LISTED RECORDS
- - - - - - -
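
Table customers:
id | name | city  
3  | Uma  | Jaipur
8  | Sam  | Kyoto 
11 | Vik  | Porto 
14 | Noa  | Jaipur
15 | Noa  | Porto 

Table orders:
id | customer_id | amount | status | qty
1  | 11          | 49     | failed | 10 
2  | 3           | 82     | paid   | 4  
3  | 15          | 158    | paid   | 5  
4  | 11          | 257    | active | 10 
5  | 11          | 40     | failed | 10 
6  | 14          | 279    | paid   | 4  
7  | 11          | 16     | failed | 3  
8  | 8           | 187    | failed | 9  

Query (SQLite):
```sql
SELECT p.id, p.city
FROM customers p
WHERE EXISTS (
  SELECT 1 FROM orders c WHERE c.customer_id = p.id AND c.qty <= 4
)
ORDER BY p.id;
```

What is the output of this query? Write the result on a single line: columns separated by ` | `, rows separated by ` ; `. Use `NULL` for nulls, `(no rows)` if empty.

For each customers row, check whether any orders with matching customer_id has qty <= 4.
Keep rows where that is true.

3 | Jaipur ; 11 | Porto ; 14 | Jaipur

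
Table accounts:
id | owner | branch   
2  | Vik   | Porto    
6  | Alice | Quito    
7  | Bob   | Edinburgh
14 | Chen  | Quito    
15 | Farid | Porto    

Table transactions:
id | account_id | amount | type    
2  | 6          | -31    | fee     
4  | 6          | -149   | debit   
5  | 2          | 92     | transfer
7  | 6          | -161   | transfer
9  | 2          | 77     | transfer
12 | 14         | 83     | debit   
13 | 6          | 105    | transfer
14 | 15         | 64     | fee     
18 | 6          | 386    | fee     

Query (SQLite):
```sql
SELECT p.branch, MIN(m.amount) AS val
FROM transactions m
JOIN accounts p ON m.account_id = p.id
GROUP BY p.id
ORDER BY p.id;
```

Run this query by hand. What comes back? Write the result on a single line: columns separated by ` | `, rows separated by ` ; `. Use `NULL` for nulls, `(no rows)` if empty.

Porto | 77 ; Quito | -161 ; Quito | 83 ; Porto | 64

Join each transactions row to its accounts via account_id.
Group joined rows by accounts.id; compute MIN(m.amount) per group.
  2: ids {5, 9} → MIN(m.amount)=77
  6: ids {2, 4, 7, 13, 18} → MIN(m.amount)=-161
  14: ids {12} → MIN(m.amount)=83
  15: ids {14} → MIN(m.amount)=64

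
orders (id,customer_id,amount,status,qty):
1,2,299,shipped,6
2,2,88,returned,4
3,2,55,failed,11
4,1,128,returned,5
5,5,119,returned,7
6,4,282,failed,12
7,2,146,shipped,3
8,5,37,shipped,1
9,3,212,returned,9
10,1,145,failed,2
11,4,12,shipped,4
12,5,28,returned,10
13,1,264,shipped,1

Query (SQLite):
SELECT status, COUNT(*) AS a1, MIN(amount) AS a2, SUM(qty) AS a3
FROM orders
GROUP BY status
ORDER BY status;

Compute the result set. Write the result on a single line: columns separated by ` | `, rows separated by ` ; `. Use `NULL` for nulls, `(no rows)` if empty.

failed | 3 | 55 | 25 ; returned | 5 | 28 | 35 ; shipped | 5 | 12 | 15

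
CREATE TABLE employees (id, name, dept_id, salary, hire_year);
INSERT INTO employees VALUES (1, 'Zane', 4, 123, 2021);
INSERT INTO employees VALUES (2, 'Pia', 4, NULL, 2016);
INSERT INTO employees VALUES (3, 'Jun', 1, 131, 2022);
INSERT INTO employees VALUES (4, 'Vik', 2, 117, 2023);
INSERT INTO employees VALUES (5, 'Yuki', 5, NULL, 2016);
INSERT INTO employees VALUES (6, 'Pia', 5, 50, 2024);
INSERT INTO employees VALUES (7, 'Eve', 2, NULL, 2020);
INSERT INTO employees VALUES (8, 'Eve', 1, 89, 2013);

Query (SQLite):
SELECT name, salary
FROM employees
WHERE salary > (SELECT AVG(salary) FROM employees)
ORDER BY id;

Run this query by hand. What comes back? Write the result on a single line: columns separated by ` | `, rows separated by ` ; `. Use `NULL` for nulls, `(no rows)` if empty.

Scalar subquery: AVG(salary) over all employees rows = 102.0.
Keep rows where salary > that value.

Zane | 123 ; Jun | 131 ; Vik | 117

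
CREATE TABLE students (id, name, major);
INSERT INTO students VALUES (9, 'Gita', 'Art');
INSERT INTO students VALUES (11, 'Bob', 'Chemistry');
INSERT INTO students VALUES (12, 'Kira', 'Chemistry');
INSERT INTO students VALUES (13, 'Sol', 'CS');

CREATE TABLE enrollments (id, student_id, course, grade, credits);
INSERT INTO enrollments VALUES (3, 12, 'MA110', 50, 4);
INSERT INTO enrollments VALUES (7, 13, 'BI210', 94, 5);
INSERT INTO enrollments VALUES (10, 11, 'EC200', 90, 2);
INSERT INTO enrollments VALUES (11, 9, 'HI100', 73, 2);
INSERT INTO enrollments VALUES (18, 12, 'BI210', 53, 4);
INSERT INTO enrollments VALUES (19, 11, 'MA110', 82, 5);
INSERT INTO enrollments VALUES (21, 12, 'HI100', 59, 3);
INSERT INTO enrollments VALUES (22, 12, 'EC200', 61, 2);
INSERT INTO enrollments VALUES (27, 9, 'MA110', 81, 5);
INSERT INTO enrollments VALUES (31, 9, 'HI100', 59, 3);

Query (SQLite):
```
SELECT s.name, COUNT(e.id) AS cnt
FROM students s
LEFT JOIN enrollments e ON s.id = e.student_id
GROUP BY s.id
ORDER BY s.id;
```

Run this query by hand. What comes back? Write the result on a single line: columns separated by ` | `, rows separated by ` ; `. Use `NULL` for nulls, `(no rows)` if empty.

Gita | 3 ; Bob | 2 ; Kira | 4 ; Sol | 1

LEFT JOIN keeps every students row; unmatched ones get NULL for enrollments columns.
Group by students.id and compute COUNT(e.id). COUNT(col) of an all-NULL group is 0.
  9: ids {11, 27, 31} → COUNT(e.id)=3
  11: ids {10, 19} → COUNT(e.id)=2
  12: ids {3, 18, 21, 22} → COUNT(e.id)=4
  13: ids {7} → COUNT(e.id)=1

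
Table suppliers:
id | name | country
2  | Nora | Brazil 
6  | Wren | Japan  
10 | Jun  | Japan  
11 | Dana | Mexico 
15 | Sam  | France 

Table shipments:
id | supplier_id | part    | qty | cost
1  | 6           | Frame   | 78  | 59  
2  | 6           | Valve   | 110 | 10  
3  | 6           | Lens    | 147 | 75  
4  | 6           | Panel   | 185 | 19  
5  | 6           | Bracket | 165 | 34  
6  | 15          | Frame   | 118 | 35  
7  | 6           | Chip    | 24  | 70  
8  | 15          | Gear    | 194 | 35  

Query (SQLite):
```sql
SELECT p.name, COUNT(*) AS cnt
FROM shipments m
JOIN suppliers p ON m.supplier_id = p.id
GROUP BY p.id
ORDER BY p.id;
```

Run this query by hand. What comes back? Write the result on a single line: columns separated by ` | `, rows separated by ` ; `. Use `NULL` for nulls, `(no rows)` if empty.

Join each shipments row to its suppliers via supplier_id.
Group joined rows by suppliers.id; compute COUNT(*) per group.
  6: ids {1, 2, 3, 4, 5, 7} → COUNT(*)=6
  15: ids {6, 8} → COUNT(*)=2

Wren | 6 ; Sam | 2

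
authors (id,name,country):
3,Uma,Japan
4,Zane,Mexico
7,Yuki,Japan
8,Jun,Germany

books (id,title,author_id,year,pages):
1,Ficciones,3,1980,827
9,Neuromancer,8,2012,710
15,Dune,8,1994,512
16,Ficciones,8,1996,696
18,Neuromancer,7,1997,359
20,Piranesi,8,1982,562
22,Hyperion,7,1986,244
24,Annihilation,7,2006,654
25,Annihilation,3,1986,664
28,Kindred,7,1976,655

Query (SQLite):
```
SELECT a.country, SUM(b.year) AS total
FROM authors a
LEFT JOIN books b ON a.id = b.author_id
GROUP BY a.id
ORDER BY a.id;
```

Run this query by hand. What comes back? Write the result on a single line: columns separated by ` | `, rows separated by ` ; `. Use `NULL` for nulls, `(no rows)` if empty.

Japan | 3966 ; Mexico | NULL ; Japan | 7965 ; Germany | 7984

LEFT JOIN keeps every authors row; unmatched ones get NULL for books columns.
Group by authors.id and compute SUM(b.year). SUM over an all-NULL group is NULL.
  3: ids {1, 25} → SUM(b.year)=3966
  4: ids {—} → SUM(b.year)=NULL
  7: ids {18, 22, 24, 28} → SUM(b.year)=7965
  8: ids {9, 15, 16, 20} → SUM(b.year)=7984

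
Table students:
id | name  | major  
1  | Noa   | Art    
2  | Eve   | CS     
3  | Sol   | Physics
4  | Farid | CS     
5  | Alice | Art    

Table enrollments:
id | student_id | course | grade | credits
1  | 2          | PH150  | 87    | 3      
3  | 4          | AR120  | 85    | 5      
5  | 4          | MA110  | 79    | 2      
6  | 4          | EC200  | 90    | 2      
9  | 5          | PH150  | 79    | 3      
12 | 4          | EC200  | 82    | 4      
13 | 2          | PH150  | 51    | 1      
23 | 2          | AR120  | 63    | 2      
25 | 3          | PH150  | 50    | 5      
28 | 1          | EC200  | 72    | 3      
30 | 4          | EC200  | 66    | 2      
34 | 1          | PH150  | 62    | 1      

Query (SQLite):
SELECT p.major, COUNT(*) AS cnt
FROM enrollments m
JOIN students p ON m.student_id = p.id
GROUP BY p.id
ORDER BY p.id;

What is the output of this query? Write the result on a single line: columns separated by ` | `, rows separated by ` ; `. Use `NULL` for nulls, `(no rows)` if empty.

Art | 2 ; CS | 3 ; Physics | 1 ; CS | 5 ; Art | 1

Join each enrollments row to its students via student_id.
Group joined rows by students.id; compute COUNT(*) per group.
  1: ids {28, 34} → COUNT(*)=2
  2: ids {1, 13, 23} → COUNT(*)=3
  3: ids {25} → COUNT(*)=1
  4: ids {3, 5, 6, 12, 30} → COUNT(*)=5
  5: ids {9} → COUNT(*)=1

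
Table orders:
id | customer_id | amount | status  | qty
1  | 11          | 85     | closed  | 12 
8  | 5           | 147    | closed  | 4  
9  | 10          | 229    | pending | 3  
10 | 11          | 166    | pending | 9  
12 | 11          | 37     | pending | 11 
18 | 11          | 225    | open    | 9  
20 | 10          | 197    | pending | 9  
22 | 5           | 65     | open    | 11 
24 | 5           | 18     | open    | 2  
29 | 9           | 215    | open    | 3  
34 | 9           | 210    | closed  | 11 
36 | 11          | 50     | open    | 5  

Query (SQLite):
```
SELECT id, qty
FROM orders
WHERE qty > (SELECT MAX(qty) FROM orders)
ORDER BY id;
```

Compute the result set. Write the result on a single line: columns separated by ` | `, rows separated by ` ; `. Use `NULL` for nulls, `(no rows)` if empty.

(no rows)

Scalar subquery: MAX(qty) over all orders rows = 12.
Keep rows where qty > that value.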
- - - - - - -
TASK TO CARRY OUT
Within the material above, copy exactly the lines from the line that holds "CREATE TABLE enrollments" up to and including the line that holds "INSERT INTO enrollments VALUES (21, 12, 'HI100', 59, 3);".

ANSWER TO THIS TASK
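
CREATE TABLE enrollments (id, student_id, course, grade, credits);
INSERT INTO enrollments VALUES (3, 12, 'MA110', 50, 4);
INSERT INTO enrollments VALUES (7, 13, 'BI210', 94, 5);
INSERT INTO enrollments VALUES (10, 11, 'EC200', 90, 2);
INSERT INTO enrollments VALUES (11, 9, 'HI100', 73, 2);
INSERT INTO enrollments VALUES (18, 12, 'BI210', 53, 4);
INSERT INTO enrollments VALUES (19, 11, 'MA110', 82, 5);
INSERT INTO enrollments VALUES (21, 12, 'HI100', 59, 3);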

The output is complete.